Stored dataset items
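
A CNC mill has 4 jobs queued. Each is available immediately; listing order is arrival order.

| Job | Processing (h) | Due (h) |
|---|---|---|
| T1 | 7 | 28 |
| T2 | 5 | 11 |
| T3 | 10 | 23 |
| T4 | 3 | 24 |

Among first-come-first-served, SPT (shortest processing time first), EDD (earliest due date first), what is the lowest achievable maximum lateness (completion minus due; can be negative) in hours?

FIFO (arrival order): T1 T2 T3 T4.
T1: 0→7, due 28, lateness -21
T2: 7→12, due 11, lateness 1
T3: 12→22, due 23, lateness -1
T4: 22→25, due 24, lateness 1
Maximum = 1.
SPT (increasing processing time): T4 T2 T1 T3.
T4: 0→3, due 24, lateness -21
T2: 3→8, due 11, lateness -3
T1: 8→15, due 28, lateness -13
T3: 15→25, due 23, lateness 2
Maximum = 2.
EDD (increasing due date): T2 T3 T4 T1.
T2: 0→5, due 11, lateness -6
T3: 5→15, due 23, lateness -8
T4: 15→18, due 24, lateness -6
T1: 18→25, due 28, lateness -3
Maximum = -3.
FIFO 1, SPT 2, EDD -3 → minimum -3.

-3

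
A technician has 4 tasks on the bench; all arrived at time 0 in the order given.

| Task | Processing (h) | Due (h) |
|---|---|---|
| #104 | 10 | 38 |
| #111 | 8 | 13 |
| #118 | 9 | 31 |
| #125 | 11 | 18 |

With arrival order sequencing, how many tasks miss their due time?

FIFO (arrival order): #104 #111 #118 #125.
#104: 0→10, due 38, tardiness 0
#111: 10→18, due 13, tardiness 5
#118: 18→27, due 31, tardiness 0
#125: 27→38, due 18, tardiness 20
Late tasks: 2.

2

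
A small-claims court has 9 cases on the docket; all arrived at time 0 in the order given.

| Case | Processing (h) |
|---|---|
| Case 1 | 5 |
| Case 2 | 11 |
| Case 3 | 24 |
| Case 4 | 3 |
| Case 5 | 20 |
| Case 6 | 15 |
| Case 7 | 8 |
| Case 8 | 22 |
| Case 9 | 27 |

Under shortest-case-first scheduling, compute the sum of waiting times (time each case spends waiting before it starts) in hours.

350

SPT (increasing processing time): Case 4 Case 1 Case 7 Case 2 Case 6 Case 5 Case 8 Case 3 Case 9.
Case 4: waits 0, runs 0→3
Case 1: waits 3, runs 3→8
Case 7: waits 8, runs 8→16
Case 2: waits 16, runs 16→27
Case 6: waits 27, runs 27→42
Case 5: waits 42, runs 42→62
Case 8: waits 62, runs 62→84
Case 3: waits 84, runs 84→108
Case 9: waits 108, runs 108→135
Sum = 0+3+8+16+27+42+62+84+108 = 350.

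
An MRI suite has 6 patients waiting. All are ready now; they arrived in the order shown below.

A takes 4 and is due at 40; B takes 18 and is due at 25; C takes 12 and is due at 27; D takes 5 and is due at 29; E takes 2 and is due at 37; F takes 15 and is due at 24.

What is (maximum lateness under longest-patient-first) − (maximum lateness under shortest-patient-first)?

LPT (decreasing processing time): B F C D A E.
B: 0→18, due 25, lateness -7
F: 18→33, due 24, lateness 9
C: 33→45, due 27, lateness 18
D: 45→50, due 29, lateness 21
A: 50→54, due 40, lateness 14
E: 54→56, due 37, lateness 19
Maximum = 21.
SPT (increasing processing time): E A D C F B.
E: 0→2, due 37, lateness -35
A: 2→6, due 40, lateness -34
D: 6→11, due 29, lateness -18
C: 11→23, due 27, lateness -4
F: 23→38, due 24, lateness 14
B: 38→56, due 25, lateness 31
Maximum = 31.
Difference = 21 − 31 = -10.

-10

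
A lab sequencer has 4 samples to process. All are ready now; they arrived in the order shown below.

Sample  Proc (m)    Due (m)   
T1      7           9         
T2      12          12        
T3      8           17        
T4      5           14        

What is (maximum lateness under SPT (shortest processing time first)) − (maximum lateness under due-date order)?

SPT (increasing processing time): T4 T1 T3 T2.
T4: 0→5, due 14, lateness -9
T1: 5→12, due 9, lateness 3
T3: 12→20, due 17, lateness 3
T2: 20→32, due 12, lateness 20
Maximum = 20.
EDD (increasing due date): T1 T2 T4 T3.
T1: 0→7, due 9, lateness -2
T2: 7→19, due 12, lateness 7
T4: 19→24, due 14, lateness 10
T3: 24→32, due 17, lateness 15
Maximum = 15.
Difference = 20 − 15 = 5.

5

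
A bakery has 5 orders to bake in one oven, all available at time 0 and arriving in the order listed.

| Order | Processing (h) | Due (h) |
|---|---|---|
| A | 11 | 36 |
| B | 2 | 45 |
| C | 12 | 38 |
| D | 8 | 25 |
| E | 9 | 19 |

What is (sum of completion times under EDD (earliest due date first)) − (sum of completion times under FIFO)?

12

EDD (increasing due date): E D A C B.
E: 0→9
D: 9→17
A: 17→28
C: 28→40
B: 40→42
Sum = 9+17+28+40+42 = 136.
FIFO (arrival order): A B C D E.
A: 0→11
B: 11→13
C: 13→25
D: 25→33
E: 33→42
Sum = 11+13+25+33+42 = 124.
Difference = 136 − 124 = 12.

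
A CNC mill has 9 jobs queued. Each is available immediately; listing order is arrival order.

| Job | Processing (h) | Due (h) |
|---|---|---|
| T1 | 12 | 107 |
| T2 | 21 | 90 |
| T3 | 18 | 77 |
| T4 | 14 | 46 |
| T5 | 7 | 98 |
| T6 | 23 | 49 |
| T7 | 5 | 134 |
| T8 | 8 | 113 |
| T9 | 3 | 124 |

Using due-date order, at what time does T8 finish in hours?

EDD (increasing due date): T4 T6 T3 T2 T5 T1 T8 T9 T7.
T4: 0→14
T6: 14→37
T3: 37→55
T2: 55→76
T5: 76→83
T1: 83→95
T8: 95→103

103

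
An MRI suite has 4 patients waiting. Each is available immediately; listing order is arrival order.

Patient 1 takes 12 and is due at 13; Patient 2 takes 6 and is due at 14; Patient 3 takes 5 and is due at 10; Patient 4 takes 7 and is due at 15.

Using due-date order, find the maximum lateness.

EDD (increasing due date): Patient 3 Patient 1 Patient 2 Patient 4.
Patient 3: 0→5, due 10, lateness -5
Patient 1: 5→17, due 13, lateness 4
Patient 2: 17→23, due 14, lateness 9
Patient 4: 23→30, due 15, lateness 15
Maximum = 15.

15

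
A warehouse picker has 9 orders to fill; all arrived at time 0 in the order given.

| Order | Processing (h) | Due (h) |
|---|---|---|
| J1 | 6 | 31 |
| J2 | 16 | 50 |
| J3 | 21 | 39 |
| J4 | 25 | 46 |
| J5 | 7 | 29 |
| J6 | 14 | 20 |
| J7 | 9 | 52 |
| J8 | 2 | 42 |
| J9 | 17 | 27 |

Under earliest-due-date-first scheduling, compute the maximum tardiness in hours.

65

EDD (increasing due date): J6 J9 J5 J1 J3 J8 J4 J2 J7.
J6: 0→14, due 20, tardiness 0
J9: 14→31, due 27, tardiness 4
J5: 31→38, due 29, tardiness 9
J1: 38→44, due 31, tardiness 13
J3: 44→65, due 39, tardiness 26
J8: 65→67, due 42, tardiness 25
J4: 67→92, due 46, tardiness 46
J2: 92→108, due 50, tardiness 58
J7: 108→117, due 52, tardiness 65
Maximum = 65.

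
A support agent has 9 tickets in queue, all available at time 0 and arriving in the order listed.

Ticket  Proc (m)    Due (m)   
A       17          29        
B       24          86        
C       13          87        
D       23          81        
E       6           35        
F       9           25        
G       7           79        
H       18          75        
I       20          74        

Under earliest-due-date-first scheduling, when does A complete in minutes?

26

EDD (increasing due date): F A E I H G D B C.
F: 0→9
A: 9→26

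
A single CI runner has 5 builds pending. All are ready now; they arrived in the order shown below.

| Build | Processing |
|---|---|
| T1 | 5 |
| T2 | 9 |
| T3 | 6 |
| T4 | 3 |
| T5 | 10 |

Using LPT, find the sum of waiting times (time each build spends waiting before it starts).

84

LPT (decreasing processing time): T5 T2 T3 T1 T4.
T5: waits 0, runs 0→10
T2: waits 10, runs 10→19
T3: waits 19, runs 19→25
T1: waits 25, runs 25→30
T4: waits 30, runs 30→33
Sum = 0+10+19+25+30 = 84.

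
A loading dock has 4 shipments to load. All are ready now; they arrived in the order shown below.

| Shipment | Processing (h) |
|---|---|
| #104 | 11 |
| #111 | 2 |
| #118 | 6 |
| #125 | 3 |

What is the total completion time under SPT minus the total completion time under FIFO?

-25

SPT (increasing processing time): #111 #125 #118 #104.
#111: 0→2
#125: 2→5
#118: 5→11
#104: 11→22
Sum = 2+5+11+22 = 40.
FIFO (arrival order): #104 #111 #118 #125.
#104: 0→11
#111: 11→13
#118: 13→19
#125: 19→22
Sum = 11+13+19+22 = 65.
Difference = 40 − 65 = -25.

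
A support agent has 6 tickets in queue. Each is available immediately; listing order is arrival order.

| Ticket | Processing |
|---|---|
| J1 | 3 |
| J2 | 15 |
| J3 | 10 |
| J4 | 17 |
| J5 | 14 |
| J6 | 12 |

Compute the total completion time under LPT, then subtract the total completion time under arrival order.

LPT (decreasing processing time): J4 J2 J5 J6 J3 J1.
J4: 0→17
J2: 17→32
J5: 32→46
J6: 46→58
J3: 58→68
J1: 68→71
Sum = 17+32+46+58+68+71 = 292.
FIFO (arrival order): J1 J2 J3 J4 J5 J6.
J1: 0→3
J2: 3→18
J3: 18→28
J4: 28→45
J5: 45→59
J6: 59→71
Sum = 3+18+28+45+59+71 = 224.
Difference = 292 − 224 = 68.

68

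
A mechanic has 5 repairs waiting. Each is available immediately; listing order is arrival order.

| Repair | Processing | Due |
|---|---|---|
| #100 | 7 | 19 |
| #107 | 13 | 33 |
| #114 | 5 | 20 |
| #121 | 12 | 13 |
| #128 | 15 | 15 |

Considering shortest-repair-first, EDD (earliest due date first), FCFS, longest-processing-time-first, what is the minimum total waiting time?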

* * *

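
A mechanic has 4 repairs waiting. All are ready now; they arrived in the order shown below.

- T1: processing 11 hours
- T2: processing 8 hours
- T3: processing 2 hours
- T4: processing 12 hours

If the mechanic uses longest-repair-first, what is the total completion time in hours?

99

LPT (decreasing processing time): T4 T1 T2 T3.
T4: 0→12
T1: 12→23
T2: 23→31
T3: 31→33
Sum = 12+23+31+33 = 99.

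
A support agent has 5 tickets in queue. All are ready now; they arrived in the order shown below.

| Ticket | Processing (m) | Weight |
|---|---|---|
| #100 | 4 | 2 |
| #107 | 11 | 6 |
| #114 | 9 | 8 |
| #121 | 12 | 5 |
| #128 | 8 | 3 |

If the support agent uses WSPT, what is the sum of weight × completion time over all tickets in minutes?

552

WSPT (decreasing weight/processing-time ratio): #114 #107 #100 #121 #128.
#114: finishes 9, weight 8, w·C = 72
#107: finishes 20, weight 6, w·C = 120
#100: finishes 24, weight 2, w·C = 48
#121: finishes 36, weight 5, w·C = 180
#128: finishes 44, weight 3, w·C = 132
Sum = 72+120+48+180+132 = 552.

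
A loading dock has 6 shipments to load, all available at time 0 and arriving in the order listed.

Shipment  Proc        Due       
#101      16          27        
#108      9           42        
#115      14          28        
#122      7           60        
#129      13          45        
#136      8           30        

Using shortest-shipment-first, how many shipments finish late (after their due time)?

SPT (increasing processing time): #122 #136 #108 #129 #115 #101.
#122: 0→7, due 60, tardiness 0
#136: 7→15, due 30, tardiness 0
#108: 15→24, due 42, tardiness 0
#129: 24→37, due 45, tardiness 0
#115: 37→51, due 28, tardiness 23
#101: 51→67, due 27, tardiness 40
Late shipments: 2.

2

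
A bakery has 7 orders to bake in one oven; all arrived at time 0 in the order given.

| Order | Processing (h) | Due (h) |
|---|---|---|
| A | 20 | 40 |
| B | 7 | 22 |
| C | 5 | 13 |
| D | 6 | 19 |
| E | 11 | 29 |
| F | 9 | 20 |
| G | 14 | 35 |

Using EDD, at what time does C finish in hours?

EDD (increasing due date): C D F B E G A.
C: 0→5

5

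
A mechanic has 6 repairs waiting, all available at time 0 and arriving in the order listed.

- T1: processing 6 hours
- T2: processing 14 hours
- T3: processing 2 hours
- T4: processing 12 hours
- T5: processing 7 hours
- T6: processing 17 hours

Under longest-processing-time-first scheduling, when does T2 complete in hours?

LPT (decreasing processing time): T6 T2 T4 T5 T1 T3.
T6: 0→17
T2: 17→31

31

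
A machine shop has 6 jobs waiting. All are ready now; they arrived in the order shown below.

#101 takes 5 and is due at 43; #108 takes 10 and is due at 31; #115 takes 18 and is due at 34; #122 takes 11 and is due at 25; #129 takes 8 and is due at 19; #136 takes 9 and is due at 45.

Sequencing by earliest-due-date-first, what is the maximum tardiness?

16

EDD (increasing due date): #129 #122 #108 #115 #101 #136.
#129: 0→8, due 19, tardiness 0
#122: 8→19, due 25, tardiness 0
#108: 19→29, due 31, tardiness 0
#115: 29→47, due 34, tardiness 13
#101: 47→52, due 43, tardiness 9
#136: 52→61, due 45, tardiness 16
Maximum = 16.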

Task instructions: Retype only the stretch of lines above starting at the one with "Shipment | Processing (h) |" and stopping at the one with "Considering shortest-repair-first, EDD", exactly as written, with both kept.

Exercise answer:
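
| Shipment | Processing (h) |
|---|---|
| #104 | 11 |
| #111 | 2 |
| #118 | 6 |
| #125 | 3 |

What is the total completion time under SPT minus the total completion time under FIFO?

-25

SPT (increasing processing time): #111 #125 #118 #104.
#111: 0→2
#125: 2→5
#118: 5→11
#104: 11→22
Sum = 2+5+11+22 = 40.
FIFO (arrival order): #104 #111 #118 #125.
#104: 0→11
#111: 11→13
#118: 13→19
#125: 19→22
Sum = 11+13+19+22 = 65.
Difference = 40 − 65 = -25.

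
A support agent has 6 tickets in queue. Each is available immediately; listing order is arrival order.

| Ticket | Processing |
|---|---|
| J1 | 3 |
| J2 | 15 |
| J3 | 10 |
| J4 | 17 |
| J5 | 14 |
| J6 | 12 |

Compute the total completion time under LPT, then subtract the total completion time under arrival order.

LPT (decreasing processing time): J4 J2 J5 J6 J3 J1.
J4: 0→17
J2: 17→32
J5: 32→46
J6: 46→58
J3: 58→68
J1: 68→71
Sum = 17+32+46+58+68+71 = 292.
FIFO (arrival order): J1 J2 J3 J4 J5 J6.
J1: 0→3
J2: 3→18
J3: 18→28
J4: 28→45
J5: 45→59
J6: 59→71
Sum = 3+18+28+45+59+71 = 224.
Difference = 292 − 224 = 68.

68

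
A mechanic has 5 repairs waiting. Each is available immediately; listing order is arrival order.

| Repair | Processing | Due |
|---|---|---|
| #100 | 7 | 19 |
| #107 | 13 | 33 |
| #114 | 5 | 20 |
| #121 | 12 | 13 |
| #128 | 15 | 15 |

Considering shortest-repair-first, EDD (earliest due date first), FCFS, longest-processing-time-first, what is the minimum total waiting time?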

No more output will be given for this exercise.